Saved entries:
──────────────────────────────
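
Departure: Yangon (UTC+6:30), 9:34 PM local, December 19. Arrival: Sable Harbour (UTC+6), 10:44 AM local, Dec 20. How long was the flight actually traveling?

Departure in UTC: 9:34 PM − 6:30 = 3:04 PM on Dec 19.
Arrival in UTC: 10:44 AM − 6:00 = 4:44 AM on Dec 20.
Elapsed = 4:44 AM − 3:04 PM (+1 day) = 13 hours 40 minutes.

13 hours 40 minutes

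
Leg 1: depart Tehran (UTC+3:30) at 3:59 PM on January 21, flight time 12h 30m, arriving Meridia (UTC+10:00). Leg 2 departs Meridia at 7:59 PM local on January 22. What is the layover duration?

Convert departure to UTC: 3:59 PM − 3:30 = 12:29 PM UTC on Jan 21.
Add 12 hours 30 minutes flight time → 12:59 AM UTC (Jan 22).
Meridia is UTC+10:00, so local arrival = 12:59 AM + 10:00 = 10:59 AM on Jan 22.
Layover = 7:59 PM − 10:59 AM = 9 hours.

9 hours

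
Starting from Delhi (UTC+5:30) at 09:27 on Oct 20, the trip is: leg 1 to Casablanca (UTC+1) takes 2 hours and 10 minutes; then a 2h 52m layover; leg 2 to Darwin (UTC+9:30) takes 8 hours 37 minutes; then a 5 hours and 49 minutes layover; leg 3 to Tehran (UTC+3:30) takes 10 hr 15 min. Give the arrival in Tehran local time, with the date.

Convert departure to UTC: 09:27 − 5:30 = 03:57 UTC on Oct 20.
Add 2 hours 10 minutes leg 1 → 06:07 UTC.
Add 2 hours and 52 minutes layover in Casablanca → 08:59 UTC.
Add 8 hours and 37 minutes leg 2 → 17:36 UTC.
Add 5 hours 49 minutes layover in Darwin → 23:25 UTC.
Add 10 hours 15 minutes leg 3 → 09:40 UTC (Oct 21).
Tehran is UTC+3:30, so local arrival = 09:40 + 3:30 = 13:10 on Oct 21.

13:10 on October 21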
──────────────────────────────
→ About this exercise
All of the records above are to be copied exactly.

→ Answer to the problem
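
Departure: Yangon (UTC+6:30), 9:34 PM local, December 19. Arrival: Sable Harbour (UTC+6), 10:44 AM local, Dec 20. How long was the flight actually traveling?

Departure in UTC: 9:34 PM − 6:30 = 3:04 PM on Dec 19.
Arrival in UTC: 10:44 AM − 6:00 = 4:44 AM on Dec 20.
Elapsed = 4:44 AM − 3:04 PM (+1 day) = 13 hours 40 minutes.

13 hours 40 minutes

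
Leg 1: depart Tehran (UTC+3:30) at 3:59 PM on January 21, flight time 12h 30m, arriving Meridia (UTC+10:00). Leg 2 departs Meridia at 7:59 PM local on January 22. What is the layover duration?

Convert departure to UTC: 3:59 PM − 3:30 = 12:29 PM UTC on Jan 21.
Add 12 hours 30 minutes flight time → 12:59 AM UTC (Jan 22).
Meridia is UTC+10:00, so local arrival = 12:59 AM + 10:00 = 10:59 AM on Jan 22.
Layover = 7:59 PM − 10:59 AM = 9 hours.

9 hours

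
Starting from Delhi (UTC+5:30) at 09:27 on Oct 20, the trip is: leg 1 to Casablanca (UTC+1) takes 2 hours and 10 minutes; then a 2h 52m layover; leg 2 to Darwin (UTC+9:30) takes 8 hours 37 minutes; then a 5 hours and 49 minutes layover; leg 3 to Tehran (UTC+3:30) takes 10 hr 15 min. Give the arrival in Tehran local time, with the date.

Convert departure to UTC: 09:27 − 5:30 = 03:57 UTC on Oct 20.
Add 2 hours 10 minutes leg 1 → 06:07 UTC.
Add 2 hours and 52 minutes layover in Casablanca → 08:59 UTC.
Add 8 hours and 37 minutes leg 2 → 17:36 UTC.
Add 5 hours 49 minutes layover in Darwin → 23:25 UTC.
Add 10 hours 15 minutes leg 3 → 09:40 UTC (Oct 21).
Tehran is UTC+3:30, so local arrival = 09:40 + 3:30 = 13:10 on Oct 21.

13:10 on October 21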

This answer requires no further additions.